The string "pairwise" appears in some lines of the entries that follow; copy each such line.

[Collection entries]
◇ ◇ ◇ ◇
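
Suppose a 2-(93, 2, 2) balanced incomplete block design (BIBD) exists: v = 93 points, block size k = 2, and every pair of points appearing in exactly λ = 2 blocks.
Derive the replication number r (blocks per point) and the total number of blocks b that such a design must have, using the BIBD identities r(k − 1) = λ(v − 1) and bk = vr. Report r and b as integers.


Any 2-(v, k, λ) BIBD satisfies two necessary conditions:
  (i)  Each point sits in r blocks, and counting incidences through any fixed point gives r(k − 1) = λ(v − 1), so r = λ(v − 1)/(k − 1).
  (ii) Total incidences bk = vr, so b = vr/k.
Step 1: r = λ(v − 1)/(k − 1) = 2·(93 − 1)/(2 − 1) = 2·92/1 = 184/1 = 184.
Step 2: b = vr/k = 93·184/2 = 17112/2 = 8556.
Check integrality: r = 184 ∈ Z ✓, b = 8556 ∈ Z ✓.
(These identities are necessary conditions: they determine r and b for any design with these parameters, but do not by themselves prove that one exists.)

r = 184, b = 8556.


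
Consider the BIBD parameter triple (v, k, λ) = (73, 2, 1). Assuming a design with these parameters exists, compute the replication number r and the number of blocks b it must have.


Any 2-(v, k, λ) BIBD satisfies two necessary conditions:
  (i)  Each point sits in r blocks, and counting incidences through any fixed point gives r(k − 1) = λ(v − 1), so r = λ(v − 1)/(k − 1).
  (ii) Total incidences bk = vr, so b = vr/k.
Step 1: r = λ(v − 1)/(k − 1) = 1·(73 − 1)/(2 − 1) = 1·72/1 = 72/1 = 72.
Step 2: b = vr/k = 73·72/2 = 5256/2 = 2628.
Check integrality: r = 72 ∈ Z ✓, b = 2628 ∈ Z ✓.
(These identities are necessary conditions: they determine r and b for any design with these parameters, but do not by themselves prove that one exists.)

r = 72, b = 2628.


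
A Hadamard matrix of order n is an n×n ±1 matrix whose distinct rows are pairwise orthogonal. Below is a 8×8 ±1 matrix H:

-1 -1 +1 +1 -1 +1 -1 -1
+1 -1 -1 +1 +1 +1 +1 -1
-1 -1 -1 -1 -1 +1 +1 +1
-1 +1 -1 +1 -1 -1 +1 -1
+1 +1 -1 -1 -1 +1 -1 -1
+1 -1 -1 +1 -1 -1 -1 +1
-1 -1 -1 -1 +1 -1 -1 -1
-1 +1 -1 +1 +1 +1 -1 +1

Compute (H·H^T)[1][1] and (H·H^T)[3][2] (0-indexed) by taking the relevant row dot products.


Row 1 of H: [1, -1, -1, 1, 1, 1, 1, -1].
Row 2 of H: [-1, -1, -1, -1, -1, 1, 1, 1].
Row 3 of H: [-1, 1, -1, 1, -1, -1, 1, -1].
(H·H^T)[1][1] = Σ_j H[1][j]·H[1][j] = (1)² + (-1)² + (-1)² + (1)² + (1)² + (1)² + (1)² + (-1)² = 1 + 1 + 1 + 1 + 1 + 1 + 1 + 1 = 8.
(H·H^T)[3][2] = Σ_j H[3][j]·H[2][j] = (-1)·(-1) + (1)·(-1) + (-1)·(-1) + (1)·(-1) + (-1)·(-1) + (-1)·(1) + (1)·(1) + (-1)·(1) = 1 + -1 + 1 + -1 + 1 + -1 + 1 + -1 = 0.
So rows 3 and 2 are orthogonal; the diagonal entry equals n = 8.

(1,1) entry = 8; (3,2) entry = 0.


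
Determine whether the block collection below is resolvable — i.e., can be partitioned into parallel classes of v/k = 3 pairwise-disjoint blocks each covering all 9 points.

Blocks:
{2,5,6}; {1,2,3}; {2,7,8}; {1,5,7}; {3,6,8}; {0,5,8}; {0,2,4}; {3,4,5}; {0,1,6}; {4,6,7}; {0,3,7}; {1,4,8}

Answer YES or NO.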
◇ ◇ ◇ ◇
• Solution to the exercise:
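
A Hadamard matrix of order n is an n×n ±1 matrix whose distinct rows are pairwise orthogonal. Below is a 8×8 ±1 matrix H:
Determine whether the block collection below is resolvable — i.e., can be partitioned into parallel classes of v/k = 3 pairwise-disjoint blocks each covering all 9 points.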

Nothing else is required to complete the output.